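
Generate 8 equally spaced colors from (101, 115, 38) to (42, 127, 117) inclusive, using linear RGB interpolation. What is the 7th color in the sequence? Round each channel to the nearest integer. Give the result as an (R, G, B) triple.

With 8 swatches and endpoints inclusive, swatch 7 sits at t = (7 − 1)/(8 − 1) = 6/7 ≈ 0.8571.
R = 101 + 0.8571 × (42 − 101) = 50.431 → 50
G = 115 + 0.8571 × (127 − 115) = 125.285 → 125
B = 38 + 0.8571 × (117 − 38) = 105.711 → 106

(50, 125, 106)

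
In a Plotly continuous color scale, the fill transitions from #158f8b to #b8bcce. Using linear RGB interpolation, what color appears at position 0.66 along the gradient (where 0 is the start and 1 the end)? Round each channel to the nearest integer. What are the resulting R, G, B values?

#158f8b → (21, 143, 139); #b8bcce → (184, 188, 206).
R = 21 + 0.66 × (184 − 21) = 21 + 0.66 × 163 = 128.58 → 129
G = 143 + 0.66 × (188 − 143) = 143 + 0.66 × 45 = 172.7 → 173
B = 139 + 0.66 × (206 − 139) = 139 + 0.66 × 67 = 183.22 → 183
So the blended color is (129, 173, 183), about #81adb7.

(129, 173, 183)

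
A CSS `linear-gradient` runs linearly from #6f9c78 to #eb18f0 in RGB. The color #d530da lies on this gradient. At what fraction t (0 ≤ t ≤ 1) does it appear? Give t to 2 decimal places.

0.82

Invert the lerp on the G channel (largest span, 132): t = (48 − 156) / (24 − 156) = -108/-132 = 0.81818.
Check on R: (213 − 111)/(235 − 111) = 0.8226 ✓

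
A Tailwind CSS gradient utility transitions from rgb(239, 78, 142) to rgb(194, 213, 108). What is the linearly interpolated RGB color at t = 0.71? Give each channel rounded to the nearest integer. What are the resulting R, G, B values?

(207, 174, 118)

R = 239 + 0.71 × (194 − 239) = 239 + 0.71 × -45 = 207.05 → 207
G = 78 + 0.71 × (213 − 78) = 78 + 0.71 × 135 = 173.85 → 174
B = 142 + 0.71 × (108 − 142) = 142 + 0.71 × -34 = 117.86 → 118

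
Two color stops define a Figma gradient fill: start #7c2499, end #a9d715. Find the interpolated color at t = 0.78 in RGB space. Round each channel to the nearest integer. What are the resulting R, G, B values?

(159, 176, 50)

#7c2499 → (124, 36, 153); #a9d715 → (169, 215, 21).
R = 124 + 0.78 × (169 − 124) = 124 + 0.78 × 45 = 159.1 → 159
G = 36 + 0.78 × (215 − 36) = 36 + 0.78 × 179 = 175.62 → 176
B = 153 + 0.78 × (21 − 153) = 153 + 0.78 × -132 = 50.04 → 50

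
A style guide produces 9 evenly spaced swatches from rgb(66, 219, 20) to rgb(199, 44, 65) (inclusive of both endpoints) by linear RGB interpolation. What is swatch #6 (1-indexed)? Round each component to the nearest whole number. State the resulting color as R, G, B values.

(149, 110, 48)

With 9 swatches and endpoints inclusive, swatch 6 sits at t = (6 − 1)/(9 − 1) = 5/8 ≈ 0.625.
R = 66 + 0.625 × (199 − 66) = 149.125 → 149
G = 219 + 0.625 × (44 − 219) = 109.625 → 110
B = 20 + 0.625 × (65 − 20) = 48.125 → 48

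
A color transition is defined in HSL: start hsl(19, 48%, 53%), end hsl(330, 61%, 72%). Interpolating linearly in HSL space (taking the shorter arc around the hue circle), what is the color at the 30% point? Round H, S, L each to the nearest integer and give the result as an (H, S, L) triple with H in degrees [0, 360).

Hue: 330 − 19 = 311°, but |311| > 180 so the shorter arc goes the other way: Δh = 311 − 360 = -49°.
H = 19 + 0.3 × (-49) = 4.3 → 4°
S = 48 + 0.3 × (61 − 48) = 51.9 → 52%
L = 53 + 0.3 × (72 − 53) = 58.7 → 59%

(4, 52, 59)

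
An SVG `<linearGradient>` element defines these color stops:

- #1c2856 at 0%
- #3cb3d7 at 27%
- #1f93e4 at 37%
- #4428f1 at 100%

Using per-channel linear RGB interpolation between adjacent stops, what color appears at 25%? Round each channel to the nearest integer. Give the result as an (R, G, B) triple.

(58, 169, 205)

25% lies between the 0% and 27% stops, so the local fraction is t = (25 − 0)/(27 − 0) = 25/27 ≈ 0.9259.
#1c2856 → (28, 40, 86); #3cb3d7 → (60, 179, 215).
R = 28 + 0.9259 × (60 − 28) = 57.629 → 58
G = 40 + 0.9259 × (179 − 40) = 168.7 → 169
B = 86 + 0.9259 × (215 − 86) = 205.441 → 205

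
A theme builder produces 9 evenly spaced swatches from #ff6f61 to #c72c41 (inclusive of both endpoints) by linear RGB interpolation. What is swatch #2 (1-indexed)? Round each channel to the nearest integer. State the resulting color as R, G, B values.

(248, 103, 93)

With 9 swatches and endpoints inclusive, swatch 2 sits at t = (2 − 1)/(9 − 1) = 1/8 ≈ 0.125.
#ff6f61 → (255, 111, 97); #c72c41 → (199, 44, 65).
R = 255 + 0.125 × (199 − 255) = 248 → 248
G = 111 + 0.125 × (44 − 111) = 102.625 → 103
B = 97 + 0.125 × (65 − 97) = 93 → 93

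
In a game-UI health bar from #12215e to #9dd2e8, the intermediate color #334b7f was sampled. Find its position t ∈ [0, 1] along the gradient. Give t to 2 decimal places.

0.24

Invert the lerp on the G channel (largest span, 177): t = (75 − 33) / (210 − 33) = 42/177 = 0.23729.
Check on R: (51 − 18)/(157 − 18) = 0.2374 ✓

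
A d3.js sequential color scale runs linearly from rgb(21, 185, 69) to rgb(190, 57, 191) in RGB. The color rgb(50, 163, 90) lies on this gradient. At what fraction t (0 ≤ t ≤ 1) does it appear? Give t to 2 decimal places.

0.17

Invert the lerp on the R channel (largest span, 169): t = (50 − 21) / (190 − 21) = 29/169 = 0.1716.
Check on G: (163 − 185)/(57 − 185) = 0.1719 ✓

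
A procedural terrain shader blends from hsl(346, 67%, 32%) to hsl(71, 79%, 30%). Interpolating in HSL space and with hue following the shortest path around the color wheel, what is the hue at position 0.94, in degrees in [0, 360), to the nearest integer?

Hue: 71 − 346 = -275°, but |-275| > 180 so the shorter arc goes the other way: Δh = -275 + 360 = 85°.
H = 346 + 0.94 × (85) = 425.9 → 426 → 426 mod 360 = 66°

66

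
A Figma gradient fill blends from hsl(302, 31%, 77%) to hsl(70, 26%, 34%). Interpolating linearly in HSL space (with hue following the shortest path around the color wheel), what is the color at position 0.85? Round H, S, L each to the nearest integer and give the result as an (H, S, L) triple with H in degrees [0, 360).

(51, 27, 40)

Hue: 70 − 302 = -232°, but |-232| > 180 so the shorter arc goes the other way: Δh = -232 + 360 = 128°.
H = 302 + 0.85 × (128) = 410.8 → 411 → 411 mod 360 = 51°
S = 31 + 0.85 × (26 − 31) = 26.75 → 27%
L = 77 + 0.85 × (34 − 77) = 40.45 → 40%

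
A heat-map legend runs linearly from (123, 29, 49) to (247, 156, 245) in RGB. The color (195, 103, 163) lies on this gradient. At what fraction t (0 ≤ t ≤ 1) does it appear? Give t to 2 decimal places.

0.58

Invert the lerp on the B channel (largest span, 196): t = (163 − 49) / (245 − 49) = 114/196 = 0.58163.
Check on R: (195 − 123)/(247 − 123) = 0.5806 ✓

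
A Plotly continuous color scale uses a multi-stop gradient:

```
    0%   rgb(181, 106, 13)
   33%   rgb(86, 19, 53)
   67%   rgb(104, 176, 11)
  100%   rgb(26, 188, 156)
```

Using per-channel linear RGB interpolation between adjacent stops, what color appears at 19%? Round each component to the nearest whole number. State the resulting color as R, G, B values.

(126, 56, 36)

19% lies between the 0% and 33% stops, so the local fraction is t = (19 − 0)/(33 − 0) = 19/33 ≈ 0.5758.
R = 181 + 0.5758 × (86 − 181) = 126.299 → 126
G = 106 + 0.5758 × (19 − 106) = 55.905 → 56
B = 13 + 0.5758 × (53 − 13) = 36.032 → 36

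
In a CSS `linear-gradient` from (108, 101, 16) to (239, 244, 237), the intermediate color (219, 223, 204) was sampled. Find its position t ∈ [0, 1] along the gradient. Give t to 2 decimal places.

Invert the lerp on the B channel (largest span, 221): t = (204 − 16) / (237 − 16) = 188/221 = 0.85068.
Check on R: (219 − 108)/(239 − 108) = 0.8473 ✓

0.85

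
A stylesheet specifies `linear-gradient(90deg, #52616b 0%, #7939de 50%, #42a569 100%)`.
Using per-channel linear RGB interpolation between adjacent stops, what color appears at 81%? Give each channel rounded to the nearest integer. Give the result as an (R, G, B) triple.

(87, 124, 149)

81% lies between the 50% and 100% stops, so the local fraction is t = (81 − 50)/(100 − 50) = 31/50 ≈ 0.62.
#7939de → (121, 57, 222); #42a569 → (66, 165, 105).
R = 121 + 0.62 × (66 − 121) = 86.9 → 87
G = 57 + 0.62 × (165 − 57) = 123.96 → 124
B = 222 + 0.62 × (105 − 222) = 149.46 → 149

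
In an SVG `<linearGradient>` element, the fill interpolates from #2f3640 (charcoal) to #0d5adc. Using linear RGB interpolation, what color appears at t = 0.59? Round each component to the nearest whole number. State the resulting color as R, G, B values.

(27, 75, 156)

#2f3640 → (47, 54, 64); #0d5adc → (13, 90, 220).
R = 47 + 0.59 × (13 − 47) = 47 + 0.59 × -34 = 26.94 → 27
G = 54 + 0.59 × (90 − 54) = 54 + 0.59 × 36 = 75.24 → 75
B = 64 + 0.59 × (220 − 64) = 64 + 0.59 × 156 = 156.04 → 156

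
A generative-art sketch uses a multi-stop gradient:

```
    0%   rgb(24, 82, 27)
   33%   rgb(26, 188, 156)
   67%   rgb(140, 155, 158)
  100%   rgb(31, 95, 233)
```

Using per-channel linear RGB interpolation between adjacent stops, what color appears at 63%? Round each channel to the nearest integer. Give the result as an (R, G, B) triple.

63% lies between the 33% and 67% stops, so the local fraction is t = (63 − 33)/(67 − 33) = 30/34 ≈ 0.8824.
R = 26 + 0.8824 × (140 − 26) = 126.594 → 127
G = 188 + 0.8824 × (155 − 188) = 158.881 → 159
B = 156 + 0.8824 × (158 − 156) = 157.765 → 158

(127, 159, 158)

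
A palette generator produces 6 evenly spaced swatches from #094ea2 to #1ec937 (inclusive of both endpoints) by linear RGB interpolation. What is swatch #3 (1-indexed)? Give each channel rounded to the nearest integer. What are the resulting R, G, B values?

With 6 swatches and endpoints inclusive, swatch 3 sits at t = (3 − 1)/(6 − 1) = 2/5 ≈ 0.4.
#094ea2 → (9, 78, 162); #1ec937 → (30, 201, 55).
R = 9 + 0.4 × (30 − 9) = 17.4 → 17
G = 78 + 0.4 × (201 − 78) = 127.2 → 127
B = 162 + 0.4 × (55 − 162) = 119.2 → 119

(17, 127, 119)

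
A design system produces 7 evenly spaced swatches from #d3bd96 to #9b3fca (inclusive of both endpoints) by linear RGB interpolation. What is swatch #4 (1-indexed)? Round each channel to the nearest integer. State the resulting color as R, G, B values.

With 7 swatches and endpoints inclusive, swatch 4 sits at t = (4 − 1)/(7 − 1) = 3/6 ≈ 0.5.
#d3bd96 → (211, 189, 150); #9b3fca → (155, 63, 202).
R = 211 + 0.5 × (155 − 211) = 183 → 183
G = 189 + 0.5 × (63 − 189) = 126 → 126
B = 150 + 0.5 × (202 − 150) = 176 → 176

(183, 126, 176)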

● ● ●

ACTIVITY. Take every line from the data that includes the word "multi".

ANSWER TO THIS PROBLEM.
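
A Plotly continuous color scale uses a multi-stop gradient:
A generative-art sketch uses a multi-stop gradient: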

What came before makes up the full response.